BEGIN Material provided

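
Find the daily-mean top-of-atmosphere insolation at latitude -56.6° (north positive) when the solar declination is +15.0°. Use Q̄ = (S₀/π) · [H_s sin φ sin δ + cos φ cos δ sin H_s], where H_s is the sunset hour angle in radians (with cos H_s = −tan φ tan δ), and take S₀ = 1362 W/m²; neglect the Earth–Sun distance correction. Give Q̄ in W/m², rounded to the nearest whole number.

103 W/m²

−tan φ tan δ = −(-1.5166)(0.2679) = 0.4063; H_s = arccos(0.4063) = 66.03°. In radians, H_s = 1.1524.
H_s sin φ sin δ = 1.1524 × -0.8348 × 0.2588 = -0.2490.
cos φ cos δ sin H_s = 0.5505 × 0.9659 × 0.9137 = 0.4858.
Q̄ = (1362/π) × (-0.2490 + 0.4858) = 433.54 × 0.2368 = 102.66 W/m².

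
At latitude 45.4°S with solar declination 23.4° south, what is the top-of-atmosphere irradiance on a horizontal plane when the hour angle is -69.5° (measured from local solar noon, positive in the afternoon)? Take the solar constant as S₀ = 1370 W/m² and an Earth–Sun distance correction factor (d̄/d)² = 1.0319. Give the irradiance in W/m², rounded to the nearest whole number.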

END Material provided

» What you should do
All the data above is to be given again, exactly.

» Answer section
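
Find the daily-mean top-of-atmosphere insolation at latitude -56.6° (north positive) when the solar declination is +15.0°. Use Q̄ = (S₀/π) · [H_s sin φ sin δ + cos φ cos δ sin H_s], where H_s is the sunset hour angle in radians (with cos H_s = −tan φ tan δ), and take S₀ = 1362 W/m²; neglect the Earth–Sun distance correction. Give Q̄ in W/m², rounded to the nearest whole number.

103 W/m²

−tan φ tan δ = −(-1.5166)(0.2679) = 0.4063; H_s = arccos(0.4063) = 66.03°. In radians, H_s = 1.1524.
H_s sin φ sin δ = 1.1524 × -0.8348 × 0.2588 = -0.2490.
cos φ cos δ sin H_s = 0.5505 × 0.9659 × 0.9137 = 0.4858.
Q̄ = (1362/π) × (-0.2490 + 0.4858) = 433.54 × 0.2368 = 102.66 W/m².

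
At latitude 45.4°S with solar declination 23.4° south, what is the top-of-atmosphere irradiance on a horizontal plane when the hour angle is -69.5° (measured from local solar noon, positive in the afternoon)? Take the solar constant as S₀ = 1370 W/m² and an Earth–Sun distance correction factor (d̄/d)² = 1.0319. Give the irradiance in W/m², rounded to the nearest whole number.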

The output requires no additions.